[Source information]:

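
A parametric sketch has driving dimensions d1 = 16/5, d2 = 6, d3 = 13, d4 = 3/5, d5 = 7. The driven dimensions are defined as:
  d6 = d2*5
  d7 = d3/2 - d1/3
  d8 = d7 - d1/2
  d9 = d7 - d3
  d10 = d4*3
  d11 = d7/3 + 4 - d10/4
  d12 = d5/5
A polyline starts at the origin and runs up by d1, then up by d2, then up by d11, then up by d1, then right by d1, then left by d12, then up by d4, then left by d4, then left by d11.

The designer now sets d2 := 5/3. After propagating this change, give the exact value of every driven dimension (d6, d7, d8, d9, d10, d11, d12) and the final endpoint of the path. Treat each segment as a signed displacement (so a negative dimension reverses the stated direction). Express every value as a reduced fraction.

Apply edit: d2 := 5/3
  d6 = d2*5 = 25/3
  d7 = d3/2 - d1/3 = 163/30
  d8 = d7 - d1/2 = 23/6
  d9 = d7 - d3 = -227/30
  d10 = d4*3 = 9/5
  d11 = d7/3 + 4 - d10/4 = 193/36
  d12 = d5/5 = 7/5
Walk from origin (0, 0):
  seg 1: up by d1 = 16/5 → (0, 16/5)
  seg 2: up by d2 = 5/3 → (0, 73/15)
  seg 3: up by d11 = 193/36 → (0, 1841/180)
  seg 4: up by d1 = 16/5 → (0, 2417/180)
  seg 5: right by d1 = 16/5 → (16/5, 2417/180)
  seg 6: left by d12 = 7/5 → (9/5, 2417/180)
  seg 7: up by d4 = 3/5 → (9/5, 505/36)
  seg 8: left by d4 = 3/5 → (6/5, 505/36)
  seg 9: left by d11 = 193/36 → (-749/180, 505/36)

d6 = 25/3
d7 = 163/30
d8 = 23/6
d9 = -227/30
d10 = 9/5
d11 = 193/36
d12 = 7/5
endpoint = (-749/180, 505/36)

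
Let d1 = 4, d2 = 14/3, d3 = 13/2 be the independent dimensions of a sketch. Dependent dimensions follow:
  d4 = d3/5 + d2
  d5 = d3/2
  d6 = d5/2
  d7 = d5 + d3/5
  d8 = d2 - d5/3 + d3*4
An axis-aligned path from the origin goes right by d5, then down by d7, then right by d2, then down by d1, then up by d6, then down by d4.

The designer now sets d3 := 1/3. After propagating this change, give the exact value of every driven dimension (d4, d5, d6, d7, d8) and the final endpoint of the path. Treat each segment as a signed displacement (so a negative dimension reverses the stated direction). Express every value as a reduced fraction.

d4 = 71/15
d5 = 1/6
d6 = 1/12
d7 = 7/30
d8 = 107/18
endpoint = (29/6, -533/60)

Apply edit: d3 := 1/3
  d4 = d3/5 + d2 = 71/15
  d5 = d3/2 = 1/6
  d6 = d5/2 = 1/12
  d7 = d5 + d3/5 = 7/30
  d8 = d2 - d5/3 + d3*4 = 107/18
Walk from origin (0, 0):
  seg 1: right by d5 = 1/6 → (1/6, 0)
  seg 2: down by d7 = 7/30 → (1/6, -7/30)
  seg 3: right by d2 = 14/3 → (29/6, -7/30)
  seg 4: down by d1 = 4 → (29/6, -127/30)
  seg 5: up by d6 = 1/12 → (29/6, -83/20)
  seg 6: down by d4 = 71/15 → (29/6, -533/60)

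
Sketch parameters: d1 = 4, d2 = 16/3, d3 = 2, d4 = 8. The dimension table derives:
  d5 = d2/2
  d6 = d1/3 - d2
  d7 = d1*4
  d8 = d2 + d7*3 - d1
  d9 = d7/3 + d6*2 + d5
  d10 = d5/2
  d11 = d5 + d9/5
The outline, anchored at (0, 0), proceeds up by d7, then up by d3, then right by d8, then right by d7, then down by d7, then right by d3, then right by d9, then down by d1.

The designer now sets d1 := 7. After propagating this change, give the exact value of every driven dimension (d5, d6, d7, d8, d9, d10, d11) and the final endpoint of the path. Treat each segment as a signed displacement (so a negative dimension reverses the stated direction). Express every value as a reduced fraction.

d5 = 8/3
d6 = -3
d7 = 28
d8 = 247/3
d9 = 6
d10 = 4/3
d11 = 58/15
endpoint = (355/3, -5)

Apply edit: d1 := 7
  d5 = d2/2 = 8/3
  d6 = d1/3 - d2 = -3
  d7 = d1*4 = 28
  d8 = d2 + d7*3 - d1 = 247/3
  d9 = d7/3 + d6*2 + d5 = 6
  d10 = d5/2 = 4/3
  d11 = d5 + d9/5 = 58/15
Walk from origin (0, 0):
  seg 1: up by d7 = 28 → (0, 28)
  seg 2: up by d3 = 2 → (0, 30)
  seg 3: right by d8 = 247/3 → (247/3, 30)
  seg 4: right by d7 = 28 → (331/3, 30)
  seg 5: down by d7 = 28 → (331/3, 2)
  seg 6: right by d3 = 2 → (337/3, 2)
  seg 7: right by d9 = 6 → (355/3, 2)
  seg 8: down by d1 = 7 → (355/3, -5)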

[Task to complete]:
Starting with the first line of the listing above and ending with the line that holds "An axis-aligned path", return those lines exactly as written, both included.

[Solution to the exercise]:
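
A parametric sketch has driving dimensions d1 = 16/5, d2 = 6, d3 = 13, d4 = 3/5, d5 = 7. The driven dimensions are defined as:
  d6 = d2*5
  d7 = d3/2 - d1/3
  d8 = d7 - d1/2
  d9 = d7 - d3
  d10 = d4*3
  d11 = d7/3 + 4 - d10/4
  d12 = d5/5
A polyline starts at the origin and runs up by d1, then up by d2, then up by d11, then up by d1, then right by d1, then left by d12, then up by d4, then left by d4, then left by d11.

The designer now sets d2 := 5/3. After propagating this change, give the exact value of every driven dimension (d6, d7, d8, d9, d10, d11, d12) and the final endpoint of the path. Treat each segment as a signed displacement (so a negative dimension reverses the stated direction). Express every value as a reduced fraction.

Apply edit: d2 := 5/3
  d6 = d2*5 = 25/3
  d7 = d3/2 - d1/3 = 163/30
  d8 = d7 - d1/2 = 23/6
  d9 = d7 - d3 = -227/30
  d10 = d4*3 = 9/5
  d11 = d7/3 + 4 - d10/4 = 193/36
  d12 = d5/5 = 7/5
Walk from origin (0, 0):
  seg 1: up by d1 = 16/5 → (0, 16/5)
  seg 2: up by d2 = 5/3 → (0, 73/15)
  seg 3: up by d11 = 193/36 → (0, 1841/180)
  seg 4: up by d1 = 16/5 → (0, 2417/180)
  seg 5: right by d1 = 16/5 → (16/5, 2417/180)
  seg 6: left by d12 = 7/5 → (9/5, 2417/180)
  seg 7: up by d4 = 3/5 → (9/5, 505/36)
  seg 8: left by d4 = 3/5 → (6/5, 505/36)
  seg 9: left by d11 = 193/36 → (-749/180, 505/36)

d6 = 25/3
d7 = 163/30
d8 = 23/6
d9 = -227/30
d10 = 9/5
d11 = 193/36
d12 = 7/5
endpoint = (-749/180, 505/36)

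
Let d1 = 4, d2 = 14/3, d3 = 13/2 be the independent dimensions of a sketch. Dependent dimensions follow:
  d4 = d3/5 + d2
  d5 = d3/2
  d6 = d5/2
  d7 = d5 + d3/5
  d8 = d2 - d5/3 + d3*4
An axis-aligned path from the origin goes right by d5, then down by d7, then right by d2, then down by d1, then up by d6, then down by d4.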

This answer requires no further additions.